> What you need to do:
Exact copies of all the records are the expected output.

* * *

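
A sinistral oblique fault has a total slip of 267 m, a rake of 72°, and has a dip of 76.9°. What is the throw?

dip-slip = net slip × sin(rake) = 267 m × sin(72°) = 253.9 m
throw = dip-slip × sin(dip) = 253.9 × sin(76.9°) = 247 m

247 m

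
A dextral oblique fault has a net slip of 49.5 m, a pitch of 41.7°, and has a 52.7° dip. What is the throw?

26.2 m

dip-slip = net slip × sin(rake) = 49.5 m × sin(41.7°) = 32.93 m
throw = dip-slip × sin(dip) = 32.93 × sin(52.7°) = 26.2 m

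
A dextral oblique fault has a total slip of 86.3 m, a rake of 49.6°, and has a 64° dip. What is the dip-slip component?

dip-slip = net slip × sin(rake) = 86.3 m × sin(49.6°) = 65.7 m

65.7 m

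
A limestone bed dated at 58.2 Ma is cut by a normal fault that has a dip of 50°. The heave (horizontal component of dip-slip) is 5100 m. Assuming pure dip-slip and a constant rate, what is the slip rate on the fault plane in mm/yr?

0.136 mm/yr

dip-slip = heave / cos(dip) = 5100 m / cos(50°) = 7934 m
rate = 7934 m / 58.2 Ma = 0.000136 m/yr = 0.136 mm/yr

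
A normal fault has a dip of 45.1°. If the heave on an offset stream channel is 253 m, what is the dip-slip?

358 m

dip-slip = heave / cos(dip) = 253 / cos(45.1°) = 358 m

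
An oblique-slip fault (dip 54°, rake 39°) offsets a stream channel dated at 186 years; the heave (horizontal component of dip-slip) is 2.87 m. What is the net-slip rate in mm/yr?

dip-slip = heave / cos(dip) = 2.87 / cos(54°) = 4.883 m
net slip = dip-slip / sin(rake) = 4.883 / sin(39°) = 7.759 m
rate = 7.759 m / 186 years = 0.0417 m/yr = 41.7 mm/yr

41.7 mm/yr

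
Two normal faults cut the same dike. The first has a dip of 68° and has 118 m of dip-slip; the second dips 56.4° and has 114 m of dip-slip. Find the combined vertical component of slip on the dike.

throw_A = 118 × sin(68°) = 109.4 m
throw_B = 114 × sin(56.4°) = 94.95 m
total = 109.4 + 94.95 = 204 m

204 m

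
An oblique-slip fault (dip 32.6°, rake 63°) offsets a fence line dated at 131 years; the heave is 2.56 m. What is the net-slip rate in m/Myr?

26000 m/Myr

dip-slip = heave / cos(dip) = 2.56 / cos(32.6°) = 3.039 m
net slip = dip-slip / sin(rake) = 3.039 / sin(63°) = 3.410 m
rate = 3.410 m / 131 years = 0.0260 m/yr = 26000 m/Myr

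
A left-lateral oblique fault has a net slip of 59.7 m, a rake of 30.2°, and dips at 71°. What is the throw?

28.4 m

dip-slip = net slip × sin(rake) = 59.7 m × sin(30.2°) = 30.03 m
throw = dip-slip × sin(dip) = 30.03 × sin(71°) = 28.4 m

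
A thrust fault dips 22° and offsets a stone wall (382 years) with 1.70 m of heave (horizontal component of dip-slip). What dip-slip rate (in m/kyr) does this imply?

4.80 m/kyr

dip-slip = heave / cos(dip) = 1.70 m / cos(22°) = 1.834 m
rate = 1.834 m / 382 years = 0.00480 m/yr = 4.80 m/kyr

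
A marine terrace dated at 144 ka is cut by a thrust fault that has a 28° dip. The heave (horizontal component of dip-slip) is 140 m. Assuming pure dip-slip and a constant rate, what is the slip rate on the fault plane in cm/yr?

dip-slip = heave / cos(dip) = 140 m / cos(28°) = 158.6 m
rate = 158.6 m / 144 ka = 0.00110 m/yr = 0.110 cm/yr

0.110 cm/yr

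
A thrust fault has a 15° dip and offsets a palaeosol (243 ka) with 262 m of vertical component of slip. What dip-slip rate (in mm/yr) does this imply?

dip-slip = throw / sin(dip) = 262 m / sin(15°) = 1012 m
rate = 1012 m / 243 ka = 0.00417 m/yr = 4.17 mm/yr

4.17 mm/yr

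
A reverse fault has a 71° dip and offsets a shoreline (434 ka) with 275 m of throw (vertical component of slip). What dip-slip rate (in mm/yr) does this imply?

dip-slip = throw / sin(dip) = 275 m / sin(71°) = 290.8 m
rate = 290.8 m / 434 ka = 0.000670 m/yr = 0.670 mm/yr

0.670 mm/yr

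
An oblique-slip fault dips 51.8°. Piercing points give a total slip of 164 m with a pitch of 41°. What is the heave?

66.5 m

dip-slip = net slip × sin(rake) = 164 m × sin(41°) = 107.6 m
heave = dip-slip × cos(dip) = 107.6 × cos(51.8°) = 66.5 m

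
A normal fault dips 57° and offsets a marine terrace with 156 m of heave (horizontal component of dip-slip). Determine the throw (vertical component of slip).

240 m

throw = heave × tan(dip) = 156 × tan(57°) = 240 m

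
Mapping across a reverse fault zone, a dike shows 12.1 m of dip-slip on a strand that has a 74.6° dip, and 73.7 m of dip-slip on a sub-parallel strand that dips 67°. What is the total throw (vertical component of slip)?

79.5 m

throw_A = 12.1 × sin(74.6°) = 11.67 m
throw_B = 73.7 × sin(67°) = 67.84 m
total = 11.67 + 67.84 = 79.5 m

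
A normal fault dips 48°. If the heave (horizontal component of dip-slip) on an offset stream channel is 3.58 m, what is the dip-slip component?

dip-slip = heave / cos(dip) = 3.58 / cos(48°) = 5.35 m

5.35 m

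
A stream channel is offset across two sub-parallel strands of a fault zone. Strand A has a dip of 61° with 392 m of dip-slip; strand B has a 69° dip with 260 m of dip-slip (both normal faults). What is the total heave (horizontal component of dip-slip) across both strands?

283 m

heave_A = 392 × cos(61°) = 190 m
heave_B = 260 × cos(69°) = 93.18 m
total = 190 + 93.18 = 283 m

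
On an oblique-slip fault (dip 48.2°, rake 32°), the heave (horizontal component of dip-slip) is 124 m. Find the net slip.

351 m

dip-slip = heave / cos(dip) = 124 / cos(48.2°) = 186 m
net slip = dip-slip / sin(rake) = 186 / sin(32°) = 351 m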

* * *

> Output:
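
A sinistral oblique fault has a total slip of 267 m, a rake of 72°, and has a dip of 76.9°. What is the throw?

dip-slip = net slip × sin(rake) = 267 m × sin(72°) = 253.9 m
throw = dip-slip × sin(dip) = 253.9 × sin(76.9°) = 247 m

247 m

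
A dextral oblique fault has a net slip of 49.5 m, a pitch of 41.7°, and has a 52.7° dip. What is the throw?

26.2 m

dip-slip = net slip × sin(rake) = 49.5 m × sin(41.7°) = 32.93 m
throw = dip-slip × sin(dip) = 32.93 × sin(52.7°) = 26.2 m

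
A dextral oblique fault has a total slip of 86.3 m, a rake of 49.6°, and has a 64° dip. What is the dip-slip component?

dip-slip = net slip × sin(rake) = 86.3 m × sin(49.6°) = 65.7 m

65.7 m

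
A limestone bed dated at 58.2 Ma is cut by a normal fault that has a dip of 50°. The heave (horizontal component of dip-slip) is 5100 m. Assuming pure dip-slip and a constant rate, what is the slip rate on the fault plane in mm/yr?

0.136 mm/yr

dip-slip = heave / cos(dip) = 5100 m / cos(50°) = 7934 m
rate = 7934 m / 58.2 Ma = 0.000136 m/yr = 0.136 mm/yr

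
A normal fault has a dip of 45.1°. If the heave on an offset stream channel is 253 m, what is the dip-slip?

358 m

dip-slip = heave / cos(dip) = 253 / cos(45.1°) = 358 m

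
An oblique-slip fault (dip 54°, rake 39°) offsets a stream channel dated at 186 years; the heave (horizontal component of dip-slip) is 2.87 m. What is the net-slip rate in mm/yr?

dip-slip = heave / cos(dip) = 2.87 / cos(54°) = 4.883 m
net slip = dip-slip / sin(rake) = 4.883 / sin(39°) = 7.759 m
rate = 7.759 m / 186 years = 0.0417 m/yr = 41.7 mm/yr

41.7 mm/yr

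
Two normal faults cut the same dike. The first has a dip of 68° and has 118 m of dip-slip; the second dips 56.4° and has 114 m of dip-slip. Find the combined vertical component of slip on the dike.

throw_A = 118 × sin(68°) = 109.4 m
throw_B = 114 × sin(56.4°) = 94.95 m
total = 109.4 + 94.95 = 204 m

204 m

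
An oblique-slip fault (dip 32.6°, rake 63°) offsets a fence line dated at 131 years; the heave is 2.56 m. What is the net-slip rate in m/Myr?

26000 m/Myr

dip-slip = heave / cos(dip) = 2.56 / cos(32.6°) = 3.039 m
net slip = dip-slip / sin(rake) = 3.039 / sin(63°) = 3.410 m
rate = 3.410 m / 131 years = 0.0260 m/yr = 26000 m/Myr

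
A left-lateral oblique fault has a net slip of 59.7 m, a rake of 30.2°, and dips at 71°. What is the throw?

28.4 m

dip-slip = net slip × sin(rake) = 59.7 m × sin(30.2°) = 30.03 m
throw = dip-slip × sin(dip) = 30.03 × sin(71°) = 28.4 m

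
A thrust fault dips 22° and offsets a stone wall (382 years) with 1.70 m of heave (horizontal component of dip-slip). What dip-slip rate (in m/kyr) does this imply?

4.80 m/kyr

dip-slip = heave / cos(dip) = 1.70 m / cos(22°) = 1.834 m
rate = 1.834 m / 382 years = 0.00480 m/yr = 4.80 m/kyr

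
A marine terrace dated at 144 ka is cut by a thrust fault that has a 28° dip. The heave (horizontal component of dip-slip) is 140 m. Assuming pure dip-slip and a constant rate, what is the slip rate on the fault plane in cm/yr?

dip-slip = heave / cos(dip) = 140 m / cos(28°) = 158.6 m
rate = 158.6 m / 144 ka = 0.00110 m/yr = 0.110 cm/yr

0.110 cm/yr

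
A thrust fault has a 15° dip and offsets a palaeosol (243 ka) with 262 m of vertical component of slip. What dip-slip rate (in mm/yr) does this imply?

dip-slip = throw / sin(dip) = 262 m / sin(15°) = 1012 m
rate = 1012 m / 243 ka = 0.00417 m/yr = 4.17 mm/yr

4.17 mm/yr

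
A reverse fault has a 71° dip and offsets a shoreline (434 ka) with 275 m of throw (vertical component of slip). What dip-slip rate (in mm/yr) does this imply?

dip-slip = throw / sin(dip) = 275 m / sin(71°) = 290.8 m
rate = 290.8 m / 434 ka = 0.000670 m/yr = 0.670 mm/yr

0.670 mm/yr

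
An oblique-slip fault dips 51.8°. Piercing points give a total slip of 164 m with a pitch of 41°. What is the heave?

66.5 m

dip-slip = net slip × sin(rake) = 164 m × sin(41°) = 107.6 m
heave = dip-slip × cos(dip) = 107.6 × cos(51.8°) = 66.5 m

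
A normal fault dips 57° and offsets a marine terrace with 156 m of heave (horizontal component of dip-slip). Determine the throw (vertical component of slip).

240 m

throw = heave × tan(dip) = 156 × tan(57°) = 240 m

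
Mapping across a reverse fault zone, a dike shows 12.1 m of dip-slip on a strand that has a 74.6° dip, and 73.7 m of dip-slip on a sub-parallel strand that dips 67°. What is the total throw (vertical component of slip)?

79.5 m

throw_A = 12.1 × sin(74.6°) = 11.67 m
throw_B = 73.7 × sin(67°) = 67.84 m
total = 11.67 + 67.84 = 79.5 m

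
A normal fault dips 48°. If the heave (horizontal component of dip-slip) on an offset stream channel is 3.58 m, what is the dip-slip component?

dip-slip = heave / cos(dip) = 3.58 / cos(48°) = 5.35 m

5.35 m

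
A stream channel is offset across two sub-parallel strands of a fault zone. Strand A has a dip of 61° with 392 m of dip-slip; strand B has a 69° dip with 260 m of dip-slip (both normal faults). What is the total heave (horizontal component of dip-slip) across both strands?

283 m

heave_A = 392 × cos(61°) = 190 m
heave_B = 260 × cos(69°) = 93.18 m
total = 190 + 93.18 = 283 m

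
On an oblique-slip fault (dip 48.2°, rake 32°), the heave (horizontal component of dip-slip) is 124 m. Find the net slip.

351 m

dip-slip = heave / cos(dip) = 124 / cos(48.2°) = 186 m
net slip = dip-slip / sin(rake) = 186 / sin(32°) = 351 m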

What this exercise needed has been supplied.